* Work order:
Your task is to give the number of lines below that contain "list". Give no other text.

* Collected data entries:
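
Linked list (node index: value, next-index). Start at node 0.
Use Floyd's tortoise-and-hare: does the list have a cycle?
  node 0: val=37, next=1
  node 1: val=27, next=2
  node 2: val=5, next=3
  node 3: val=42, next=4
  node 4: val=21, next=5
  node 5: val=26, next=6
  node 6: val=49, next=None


Floyd's tortoise (slow, +1) and hare (fast, +2):
  init: slow=0, fast=0
  step 1: slow=1, fast=2
  step 2: slow=2, fast=4
  step 3: slow=3, fast=6
  step 4: fast -> None, no cycle

Cycle: no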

* Answer space:
2